*Task prompt*.
Report each line from the data below that holds the word "testing".

Data excerpts:
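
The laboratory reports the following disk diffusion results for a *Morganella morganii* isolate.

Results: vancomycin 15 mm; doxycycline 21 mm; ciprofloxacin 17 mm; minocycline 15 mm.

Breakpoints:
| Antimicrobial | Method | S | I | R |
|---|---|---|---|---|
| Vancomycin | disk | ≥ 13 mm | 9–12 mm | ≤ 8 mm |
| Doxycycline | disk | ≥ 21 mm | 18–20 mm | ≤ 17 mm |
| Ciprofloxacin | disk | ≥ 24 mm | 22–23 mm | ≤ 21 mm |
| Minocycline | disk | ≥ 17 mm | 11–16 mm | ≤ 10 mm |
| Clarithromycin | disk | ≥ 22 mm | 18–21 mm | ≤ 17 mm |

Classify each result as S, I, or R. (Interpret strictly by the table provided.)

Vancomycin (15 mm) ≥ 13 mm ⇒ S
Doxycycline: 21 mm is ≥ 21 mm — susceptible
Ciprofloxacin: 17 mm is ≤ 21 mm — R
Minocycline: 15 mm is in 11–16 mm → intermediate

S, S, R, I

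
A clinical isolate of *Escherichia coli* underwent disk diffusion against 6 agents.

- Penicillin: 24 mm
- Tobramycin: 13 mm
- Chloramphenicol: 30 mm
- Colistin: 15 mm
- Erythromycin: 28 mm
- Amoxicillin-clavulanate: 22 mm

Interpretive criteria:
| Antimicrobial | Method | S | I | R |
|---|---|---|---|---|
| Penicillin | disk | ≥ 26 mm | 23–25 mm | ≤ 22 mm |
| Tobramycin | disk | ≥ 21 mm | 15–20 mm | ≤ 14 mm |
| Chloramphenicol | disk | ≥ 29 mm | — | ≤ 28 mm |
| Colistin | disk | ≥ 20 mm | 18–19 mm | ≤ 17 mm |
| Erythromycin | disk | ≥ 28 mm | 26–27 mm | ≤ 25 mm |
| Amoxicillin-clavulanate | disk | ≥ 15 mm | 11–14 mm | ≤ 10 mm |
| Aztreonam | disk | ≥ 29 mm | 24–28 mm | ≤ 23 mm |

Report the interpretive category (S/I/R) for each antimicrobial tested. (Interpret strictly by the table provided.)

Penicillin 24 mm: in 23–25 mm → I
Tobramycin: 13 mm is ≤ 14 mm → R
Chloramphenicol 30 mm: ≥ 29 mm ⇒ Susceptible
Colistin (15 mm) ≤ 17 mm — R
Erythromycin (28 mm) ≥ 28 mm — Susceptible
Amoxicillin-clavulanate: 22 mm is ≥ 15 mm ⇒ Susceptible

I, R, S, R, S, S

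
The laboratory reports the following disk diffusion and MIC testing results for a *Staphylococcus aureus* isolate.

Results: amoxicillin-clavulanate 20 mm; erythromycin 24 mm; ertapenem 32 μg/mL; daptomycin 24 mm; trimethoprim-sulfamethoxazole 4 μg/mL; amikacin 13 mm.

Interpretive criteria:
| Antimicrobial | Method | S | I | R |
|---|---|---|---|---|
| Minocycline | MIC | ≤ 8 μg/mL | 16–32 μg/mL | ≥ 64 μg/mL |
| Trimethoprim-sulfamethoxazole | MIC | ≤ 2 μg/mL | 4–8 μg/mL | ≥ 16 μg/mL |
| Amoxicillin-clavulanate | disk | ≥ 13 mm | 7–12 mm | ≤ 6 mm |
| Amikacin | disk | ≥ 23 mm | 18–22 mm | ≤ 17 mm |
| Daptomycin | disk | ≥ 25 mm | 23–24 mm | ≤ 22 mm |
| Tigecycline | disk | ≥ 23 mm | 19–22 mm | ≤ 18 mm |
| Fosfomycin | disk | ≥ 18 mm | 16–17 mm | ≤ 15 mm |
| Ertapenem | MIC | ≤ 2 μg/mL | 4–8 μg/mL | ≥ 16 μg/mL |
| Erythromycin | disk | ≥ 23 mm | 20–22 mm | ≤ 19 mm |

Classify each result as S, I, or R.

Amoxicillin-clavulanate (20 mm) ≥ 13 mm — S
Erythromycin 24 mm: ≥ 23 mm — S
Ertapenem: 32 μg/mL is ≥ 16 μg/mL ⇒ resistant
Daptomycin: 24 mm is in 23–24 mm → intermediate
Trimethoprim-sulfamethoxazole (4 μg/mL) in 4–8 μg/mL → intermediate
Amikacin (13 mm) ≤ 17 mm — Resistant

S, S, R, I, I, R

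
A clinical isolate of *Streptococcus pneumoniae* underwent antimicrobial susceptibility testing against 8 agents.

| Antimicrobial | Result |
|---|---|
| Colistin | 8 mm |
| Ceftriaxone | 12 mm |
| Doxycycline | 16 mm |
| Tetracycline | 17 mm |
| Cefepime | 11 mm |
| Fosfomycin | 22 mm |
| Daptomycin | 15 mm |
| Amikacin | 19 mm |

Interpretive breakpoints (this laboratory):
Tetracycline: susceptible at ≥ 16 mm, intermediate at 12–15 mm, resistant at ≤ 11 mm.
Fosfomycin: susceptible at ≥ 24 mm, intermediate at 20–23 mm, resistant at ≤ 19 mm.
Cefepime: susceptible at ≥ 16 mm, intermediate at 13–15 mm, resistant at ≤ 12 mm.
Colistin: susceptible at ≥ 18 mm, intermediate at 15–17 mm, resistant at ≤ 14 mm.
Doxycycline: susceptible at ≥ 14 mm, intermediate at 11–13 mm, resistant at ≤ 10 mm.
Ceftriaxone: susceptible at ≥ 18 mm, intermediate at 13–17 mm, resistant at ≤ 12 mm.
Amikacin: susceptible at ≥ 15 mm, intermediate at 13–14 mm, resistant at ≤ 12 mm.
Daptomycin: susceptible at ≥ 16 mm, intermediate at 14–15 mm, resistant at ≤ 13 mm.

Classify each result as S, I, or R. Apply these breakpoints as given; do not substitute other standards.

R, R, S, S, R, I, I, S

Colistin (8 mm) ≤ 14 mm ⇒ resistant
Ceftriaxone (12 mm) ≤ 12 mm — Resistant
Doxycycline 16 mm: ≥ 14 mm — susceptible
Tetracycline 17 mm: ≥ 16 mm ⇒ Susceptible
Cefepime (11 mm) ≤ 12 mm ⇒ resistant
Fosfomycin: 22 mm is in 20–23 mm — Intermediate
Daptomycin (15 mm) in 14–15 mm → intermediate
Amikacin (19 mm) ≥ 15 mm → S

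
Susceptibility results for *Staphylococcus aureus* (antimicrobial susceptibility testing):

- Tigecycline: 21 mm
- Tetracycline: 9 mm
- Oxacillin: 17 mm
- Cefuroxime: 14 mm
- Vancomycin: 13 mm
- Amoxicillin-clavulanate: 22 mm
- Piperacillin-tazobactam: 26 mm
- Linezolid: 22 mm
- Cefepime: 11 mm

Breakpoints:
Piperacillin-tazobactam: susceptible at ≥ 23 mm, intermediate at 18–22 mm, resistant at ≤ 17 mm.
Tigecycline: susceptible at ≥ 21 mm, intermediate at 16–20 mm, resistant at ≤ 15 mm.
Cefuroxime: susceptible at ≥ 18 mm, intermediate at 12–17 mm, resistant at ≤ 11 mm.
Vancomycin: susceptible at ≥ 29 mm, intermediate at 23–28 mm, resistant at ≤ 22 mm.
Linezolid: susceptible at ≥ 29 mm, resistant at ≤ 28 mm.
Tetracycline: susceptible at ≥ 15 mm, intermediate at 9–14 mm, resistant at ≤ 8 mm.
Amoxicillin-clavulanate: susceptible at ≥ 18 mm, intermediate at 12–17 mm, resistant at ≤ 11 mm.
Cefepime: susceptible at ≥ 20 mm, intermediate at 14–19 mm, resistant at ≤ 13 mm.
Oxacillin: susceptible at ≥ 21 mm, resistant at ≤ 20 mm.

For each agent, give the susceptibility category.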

* * *

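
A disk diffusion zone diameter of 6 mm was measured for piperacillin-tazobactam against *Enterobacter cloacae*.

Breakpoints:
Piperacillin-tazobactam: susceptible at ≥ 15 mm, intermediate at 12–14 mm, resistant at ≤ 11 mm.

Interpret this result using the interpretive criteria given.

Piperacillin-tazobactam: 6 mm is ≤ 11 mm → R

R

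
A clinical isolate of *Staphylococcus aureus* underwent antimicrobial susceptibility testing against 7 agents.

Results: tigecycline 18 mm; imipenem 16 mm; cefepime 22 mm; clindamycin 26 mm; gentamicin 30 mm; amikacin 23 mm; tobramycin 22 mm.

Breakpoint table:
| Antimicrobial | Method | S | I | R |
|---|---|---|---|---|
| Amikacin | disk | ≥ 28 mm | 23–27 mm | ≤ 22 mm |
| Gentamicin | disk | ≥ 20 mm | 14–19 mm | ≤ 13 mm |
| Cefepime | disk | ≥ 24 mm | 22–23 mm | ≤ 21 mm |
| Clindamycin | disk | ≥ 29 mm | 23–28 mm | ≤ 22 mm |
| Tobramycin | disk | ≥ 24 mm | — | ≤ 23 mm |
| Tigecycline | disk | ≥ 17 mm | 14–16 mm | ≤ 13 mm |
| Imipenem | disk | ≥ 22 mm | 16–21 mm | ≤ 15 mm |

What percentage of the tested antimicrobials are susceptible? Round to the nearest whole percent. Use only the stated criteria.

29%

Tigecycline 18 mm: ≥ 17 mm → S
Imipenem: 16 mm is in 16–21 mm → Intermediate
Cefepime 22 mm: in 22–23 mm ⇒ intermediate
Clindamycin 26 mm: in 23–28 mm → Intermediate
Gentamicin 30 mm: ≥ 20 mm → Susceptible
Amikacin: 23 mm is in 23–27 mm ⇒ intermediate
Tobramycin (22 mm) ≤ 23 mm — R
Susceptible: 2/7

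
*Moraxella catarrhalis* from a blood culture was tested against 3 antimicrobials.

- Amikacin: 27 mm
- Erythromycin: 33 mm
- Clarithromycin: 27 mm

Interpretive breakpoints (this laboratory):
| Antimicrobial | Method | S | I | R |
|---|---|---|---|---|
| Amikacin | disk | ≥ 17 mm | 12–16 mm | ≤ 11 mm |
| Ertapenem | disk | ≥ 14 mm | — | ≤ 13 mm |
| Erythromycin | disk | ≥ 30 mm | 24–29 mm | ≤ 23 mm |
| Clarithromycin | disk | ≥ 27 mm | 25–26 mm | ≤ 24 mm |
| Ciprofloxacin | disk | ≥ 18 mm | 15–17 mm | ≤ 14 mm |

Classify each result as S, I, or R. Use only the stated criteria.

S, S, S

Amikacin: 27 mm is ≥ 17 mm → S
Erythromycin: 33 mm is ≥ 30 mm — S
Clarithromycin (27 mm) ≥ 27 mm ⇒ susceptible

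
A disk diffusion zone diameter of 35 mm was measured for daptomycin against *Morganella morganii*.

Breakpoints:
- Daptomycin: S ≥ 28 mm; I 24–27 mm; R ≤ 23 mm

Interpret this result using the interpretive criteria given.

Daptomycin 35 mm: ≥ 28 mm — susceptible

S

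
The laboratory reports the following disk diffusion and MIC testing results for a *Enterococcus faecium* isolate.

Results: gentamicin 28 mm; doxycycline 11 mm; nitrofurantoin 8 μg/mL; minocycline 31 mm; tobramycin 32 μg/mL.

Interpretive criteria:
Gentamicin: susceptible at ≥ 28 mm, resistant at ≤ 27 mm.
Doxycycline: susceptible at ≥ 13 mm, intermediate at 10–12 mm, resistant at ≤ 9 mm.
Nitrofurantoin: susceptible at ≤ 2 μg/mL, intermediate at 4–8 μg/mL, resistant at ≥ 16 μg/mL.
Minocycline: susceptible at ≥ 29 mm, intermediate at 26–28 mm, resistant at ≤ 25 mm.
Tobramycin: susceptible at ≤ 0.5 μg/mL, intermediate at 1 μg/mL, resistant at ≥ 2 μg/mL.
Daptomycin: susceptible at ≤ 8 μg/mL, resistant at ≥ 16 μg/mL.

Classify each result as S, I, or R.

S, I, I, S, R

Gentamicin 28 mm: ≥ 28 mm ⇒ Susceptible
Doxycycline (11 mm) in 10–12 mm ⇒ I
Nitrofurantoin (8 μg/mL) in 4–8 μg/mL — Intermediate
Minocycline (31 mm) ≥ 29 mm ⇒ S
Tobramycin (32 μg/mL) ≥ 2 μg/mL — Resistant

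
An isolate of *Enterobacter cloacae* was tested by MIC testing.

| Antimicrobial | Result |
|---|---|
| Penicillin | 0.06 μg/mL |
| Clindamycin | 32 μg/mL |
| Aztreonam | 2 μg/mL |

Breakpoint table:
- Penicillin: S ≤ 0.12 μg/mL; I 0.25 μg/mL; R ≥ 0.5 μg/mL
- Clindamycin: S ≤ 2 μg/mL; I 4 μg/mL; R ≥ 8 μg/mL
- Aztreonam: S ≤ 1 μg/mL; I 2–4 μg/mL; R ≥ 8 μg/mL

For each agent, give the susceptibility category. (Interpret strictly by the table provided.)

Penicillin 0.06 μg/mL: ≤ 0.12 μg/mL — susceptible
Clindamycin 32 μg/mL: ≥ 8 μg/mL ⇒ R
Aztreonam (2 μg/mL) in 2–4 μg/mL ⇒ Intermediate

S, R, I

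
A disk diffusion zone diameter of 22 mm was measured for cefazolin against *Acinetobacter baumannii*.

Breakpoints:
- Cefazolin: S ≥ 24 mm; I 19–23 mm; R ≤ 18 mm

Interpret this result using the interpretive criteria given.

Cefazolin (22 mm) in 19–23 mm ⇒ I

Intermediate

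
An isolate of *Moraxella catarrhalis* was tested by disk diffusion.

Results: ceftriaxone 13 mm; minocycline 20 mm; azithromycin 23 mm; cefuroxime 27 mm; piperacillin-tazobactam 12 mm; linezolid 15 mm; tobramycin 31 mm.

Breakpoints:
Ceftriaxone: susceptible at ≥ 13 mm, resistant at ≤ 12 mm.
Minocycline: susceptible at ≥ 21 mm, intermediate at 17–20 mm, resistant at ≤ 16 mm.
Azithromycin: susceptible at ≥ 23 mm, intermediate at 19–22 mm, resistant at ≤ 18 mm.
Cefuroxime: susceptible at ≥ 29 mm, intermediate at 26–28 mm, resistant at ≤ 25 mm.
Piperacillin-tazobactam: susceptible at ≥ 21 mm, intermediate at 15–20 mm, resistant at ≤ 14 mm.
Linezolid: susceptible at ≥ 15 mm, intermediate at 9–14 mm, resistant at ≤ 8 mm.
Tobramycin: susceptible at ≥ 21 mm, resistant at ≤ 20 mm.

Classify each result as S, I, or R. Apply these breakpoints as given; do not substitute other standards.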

*Exercise result*.
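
The laboratory reports the following disk diffusion and MIC testing results for a *Staphylococcus aureus* isolate.
A clinical isolate of *Streptococcus pneumoniae* underwent antimicrobial susceptibility testing against 8 agents.
Susceptibility results for *Staphylococcus aureus* (antimicrobial susceptibility testing):
A clinical isolate of *Staphylococcus aureus* underwent antimicrobial susceptibility testing against 7 agents.
The laboratory reports the following disk diffusion and MIC testing results for a *Enterococcus faecium* isolate.
An isolate of *Enterobacter cloacae* was tested by MIC testing.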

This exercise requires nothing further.